━━━ Information given ━━━
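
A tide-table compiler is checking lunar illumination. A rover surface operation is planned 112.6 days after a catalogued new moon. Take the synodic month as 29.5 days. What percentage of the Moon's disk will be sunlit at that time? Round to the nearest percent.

30%

Reduce mod P: 112.6 − 3×29.5 = 24.10 d into the current lunation.
Phase angle: θ = 360°·(24.10 d)/(29.5 d) = 294.1°.
cos 294.1° = 0.408, so f = (1 − 0.408)/2 = 0.296, so 30%.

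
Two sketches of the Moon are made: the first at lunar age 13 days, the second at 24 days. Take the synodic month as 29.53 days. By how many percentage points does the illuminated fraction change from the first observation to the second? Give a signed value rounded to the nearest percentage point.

-66 pp

θ₁ = 360° × 13/29.53 = 158.5°, f₁ = (1 − cos θ₁)/2 = 0.965.
θ₂ = 360° × 24/29.53 = 292.6°, f₂ = (1 − cos θ₂)/2 = 0.308.
Change = f₂ − f₁ = -0.657 → -66 percentage points.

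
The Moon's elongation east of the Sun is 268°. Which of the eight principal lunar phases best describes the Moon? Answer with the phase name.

last quarter

268° lies in the last quarter sector of the 8-phase cycle.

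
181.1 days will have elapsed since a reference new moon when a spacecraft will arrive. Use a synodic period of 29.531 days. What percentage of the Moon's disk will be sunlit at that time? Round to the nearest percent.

181.1/29.531 = 6.133 lunations, so 6 complete cycles and 3.91 d into the next.
The Moon has covered 3.91/29.531 of its cycle, so θ ≈ 360° × 3.91/29.531 = 47.7°.
cos 47.7° = 0.673, so f = (1 − 0.673)/2 = 0.164, so 16%.

16%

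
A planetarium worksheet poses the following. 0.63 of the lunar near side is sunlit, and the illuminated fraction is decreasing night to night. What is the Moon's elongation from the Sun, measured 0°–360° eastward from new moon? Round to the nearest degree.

Invert f = (1 − cos θ)/2 to get cos θ = 1 − 2(0.63) = -0.260, hence θ₀ = arccos -0.260 = 105.1°.
Since the Moon is past full (waning), take the reflex angle: θ = 360° − 105.1° = 254.9°.

255°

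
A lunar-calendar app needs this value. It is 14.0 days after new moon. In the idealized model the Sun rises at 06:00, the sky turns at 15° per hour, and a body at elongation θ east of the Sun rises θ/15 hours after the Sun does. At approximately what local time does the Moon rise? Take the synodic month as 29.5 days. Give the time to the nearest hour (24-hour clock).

17:00

The Moon has covered 14.0/29.5 of its cycle, so θ ≈ 360° × 14.0/29.5 = 170.8°.
At 15° of sky rotation per hour, 170.8° corresponds to a 11.39 h lag.
06:00 + 11.39 h ≈ 17:23 → 17:00 to the nearest hour.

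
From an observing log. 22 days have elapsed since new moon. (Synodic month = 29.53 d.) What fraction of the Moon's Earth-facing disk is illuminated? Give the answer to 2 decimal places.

0.52

Phase angle: θ = 360°·(22 d)/(29.53 d) = 268.2°.
With cos θ = (-0.031), the lit fraction is (1 − (-0.031))/2 ≈ 0.516.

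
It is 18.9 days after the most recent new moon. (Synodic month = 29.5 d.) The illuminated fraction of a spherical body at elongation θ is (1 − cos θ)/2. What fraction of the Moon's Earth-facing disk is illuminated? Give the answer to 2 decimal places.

Phase angle: θ = 360°·(18.9 d)/(29.5 d) = 230.6°.
With cos θ = (-0.634), the lit fraction is (1 − (-0.634))/2 ≈ 0.817.

0.82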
━━━
**Exercise instructions:**
From the data above, give every line again exactly as it appears.

**Response to the exercise:**
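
A tide-table compiler is checking lunar illumination. A rover surface operation is planned 112.6 days after a catalogued new moon. Take the synodic month as 29.5 days. What percentage of the Moon's disk will be sunlit at that time? Round to the nearest percent.

30%

Reduce mod P: 112.6 − 3×29.5 = 24.10 d into the current lunation.
Phase angle: θ = 360°·(24.10 d)/(29.5 d) = 294.1°.
cos 294.1° = 0.408, so f = (1 − 0.408)/2 = 0.296, so 30%.

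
Two sketches of the Moon are made: the first at lunar age 13 days, the second at 24 days. Take the synodic month as 29.53 days. By how many percentage points does the illuminated fraction change from the first observation to the second? Give a signed value rounded to the nearest percentage point.

-66 pp

θ₁ = 360° × 13/29.53 = 158.5°, f₁ = (1 − cos θ₁)/2 = 0.965.
θ₂ = 360° × 24/29.53 = 292.6°, f₂ = (1 − cos θ₂)/2 = 0.308.
Change = f₂ − f₁ = -0.657 → -66 percentage points.

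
The Moon's elongation east of the Sun is 268°. Which of the eight principal lunar phases best describes the Moon? Answer with the phase name.

last quarter

268° lies in the last quarter sector of the 8-phase cycle.

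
181.1 days will have elapsed since a reference new moon when a spacecraft will arrive. Use a synodic period of 29.531 days. What percentage of the Moon's disk will be sunlit at that time? Round to the nearest percent.

181.1/29.531 = 6.133 lunations, so 6 complete cycles and 3.91 d into the next.
The Moon has covered 3.91/29.531 of its cycle, so θ ≈ 360° × 3.91/29.531 = 47.7°.
cos 47.7° = 0.673, so f = (1 − 0.673)/2 = 0.164, so 16%.

16%

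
A planetarium worksheet poses the following. 0.63 of the lunar near side is sunlit, and the illuminated fraction is decreasing night to night. What is the Moon's elongation from the Sun, measured 0°–360° eastward from new moon? Round to the nearest degree.

Invert f = (1 − cos θ)/2 to get cos θ = 1 − 2(0.63) = -0.260, hence θ₀ = arccos -0.260 = 105.1°.
Since the Moon is past full (waning), take the reflex angle: θ = 360° − 105.1° = 254.9°.

255°

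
A lunar-calendar app needs this value. It is 14.0 days after new moon. In the idealized model the Sun rises at 06:00, the sky turns at 15° per hour, and a body at elongation θ east of the Sun rises θ/15 hours after the Sun does. At approximately what local time does the Moon rise? Take the synodic month as 29.5 days. Give the time to the nearest hour (24-hour clock).

17:00

The Moon has covered 14.0/29.5 of its cycle, so θ ≈ 360° × 14.0/29.5 = 170.8°.
At 15° of sky rotation per hour, 170.8° corresponds to a 11.39 h lag.
06:00 + 11.39 h ≈ 17:23 → 17:00 to the nearest hour.

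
From an observing log. 22 days have elapsed since new moon. (Synodic month = 29.53 d.) What fraction of the Moon's Earth-facing disk is illuminated? Give the answer to 2 decimal places.

0.52

Phase angle: θ = 360°·(22 d)/(29.53 d) = 268.2°.
With cos θ = (-0.031), the lit fraction is (1 − (-0.031))/2 ≈ 0.516.

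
It is 18.9 days after the most recent new moon. (Synodic month = 29.5 d.) The illuminated fraction of a spherical body at elongation θ is (1 − cos θ)/2. What fraction of the Moon's Earth-facing disk is illuminated? Give the answer to 2 decimal places.

Phase angle: θ = 360°·(18.9 d)/(29.5 d) = 230.6°.
With cos θ = (-0.634), the lit fraction is (1 − (-0.634))/2 ≈ 0.817.

0.82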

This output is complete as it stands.